Exercise directions: The data that follows is to be given again, exactly as written.

(Supplied data)

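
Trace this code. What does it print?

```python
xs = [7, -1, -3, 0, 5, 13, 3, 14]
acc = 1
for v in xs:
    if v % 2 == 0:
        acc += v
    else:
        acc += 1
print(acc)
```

21

v=7: not even, acc = 1+1 = 2
v=-1: not even, acc = 2+1 = 3
v=-3: not even, acc = 3+1 = 4
v=0: even, acc = 4+0 = 4
v=5: not even, acc = 4+1 = 5
v=13: not even, acc = 5+1 = 6
v=3: not even, acc = 6+1 = 7
v=14: even, acc = 7+14 = 21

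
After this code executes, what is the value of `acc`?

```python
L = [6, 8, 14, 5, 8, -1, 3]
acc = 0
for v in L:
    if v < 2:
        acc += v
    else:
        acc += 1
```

v=6: not <2, acc = 0+1 = 1
v=8: not <2, acc = 1+1 = 2
v=14: not <2, acc = 2+1 = 3
v=5: not <2, acc = 3+1 = 4
v=8: not <2, acc = 4+1 = 5
v=-1: <2, acc = 5+(-1) = 4
v=3: not <2, acc = 4+1 = 5

5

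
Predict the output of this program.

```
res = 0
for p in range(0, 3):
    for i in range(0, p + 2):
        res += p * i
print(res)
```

p=0,i=0: res = 0+0 = 0
p=0,i=1: res = 0+0 = 0
p=1,i=0: res = 0+0 = 0
p=1,i=1: res = 0+1 = 1
p=1,i=2: res = 1+2 = 3
p=2,i=0: res = 3+0 = 3
p=2,i=1: res = 3+2 = 5
p=2,i=2: res = 5+4 = 9
p=2,i=3: res = 9+6 = 15

15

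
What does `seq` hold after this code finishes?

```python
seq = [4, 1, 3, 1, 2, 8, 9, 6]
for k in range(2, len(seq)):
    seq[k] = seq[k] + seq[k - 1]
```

[4, 1, 4, 5, 7, 15, 24, 30]

k=2: seq[2] = 3+1 = 4 → [4, 1, 4, 1, 2, 8, 9, 6]
k=3: seq[3] = 1+4 = 5 → [4, 1, 4, 5, 2, 8, 9, 6]
k=4: seq[4] = 2+5 = 7 → [4, 1, 4, 5, 7, 8, 9, 6]
k=5: seq[5] = 8+7 = 15 → [4, 1, 4, 5, 7, 15, 9, 6]
k=6: seq[6] = 9+15 = 24 → [4, 1, 4, 5, 7, 15, 24, 6]
k=7: seq[7] = 6+24 = 30 → [4, 1, 4, 5, 7, 15, 24, 30]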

(End Supplied data)

Output for this task:
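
Trace this code. What does it print?

```python
xs = [7, -1, -3, 0, 5, 13, 3, 14]
acc = 1
for v in xs:
    if v % 2 == 0:
        acc += v
    else:
        acc += 1
print(acc)
```

21

v=7: not even, acc = 1+1 = 2
v=-1: not even, acc = 2+1 = 3
v=-3: not even, acc = 3+1 = 4
v=0: even, acc = 4+0 = 4
v=5: not even, acc = 4+1 = 5
v=13: not even, acc = 5+1 = 6
v=3: not even, acc = 6+1 = 7
v=14: even, acc = 7+14 = 21

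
After this code executes, what is the value of `acc`?

```python
L = [6, 8, 14, 5, 8, -1, 3]
acc = 0
for v in L:
    if v < 2:
        acc += v
    else:
        acc += 1
```

v=6: not <2, acc = 0+1 = 1
v=8: not <2, acc = 1+1 = 2
v=14: not <2, acc = 2+1 = 3
v=5: not <2, acc = 3+1 = 4
v=8: not <2, acc = 4+1 = 5
v=-1: <2, acc = 5+(-1) = 4
v=3: not <2, acc = 4+1 = 5

5

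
Predict the output of this program.

```
res = 0
for p in range(0, 3):
    for i in range(0, p + 2):
        res += p * i
print(res)
```

p=0,i=0: res = 0+0 = 0
p=0,i=1: res = 0+0 = 0
p=1,i=0: res = 0+0 = 0
p=1,i=1: res = 0+1 = 1
p=1,i=2: res = 1+2 = 3
p=2,i=0: res = 3+0 = 3
p=2,i=1: res = 3+2 = 5
p=2,i=2: res = 5+4 = 9
p=2,i=3: res = 9+6 = 15

15

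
What does `seq` hold after this code finishes?

```python
seq = [4, 1, 3, 1, 2, 8, 9, 6]
for k in range(2, len(seq)):
    seq[k] = seq[k] + seq[k - 1]
```

[4, 1, 4, 5, 7, 15, 24, 30]

k=2: seq[2] = 3+1 = 4 → [4, 1, 4, 1, 2, 8, 9, 6]
k=3: seq[3] = 1+4 = 5 → [4, 1, 4, 5, 2, 8, 9, 6]
k=4: seq[4] = 2+5 = 7 → [4, 1, 4, 5, 7, 8, 9, 6]
k=5: seq[5] = 8+7 = 15 → [4, 1, 4, 5, 7, 15, 9, 6]
k=6: seq[6] = 9+15 = 24 → [4, 1, 4, 5, 7, 15, 24, 6]
k=7: seq[7] = 6+24 = 30 → [4, 1, 4, 5, 7, 15, 24, 30]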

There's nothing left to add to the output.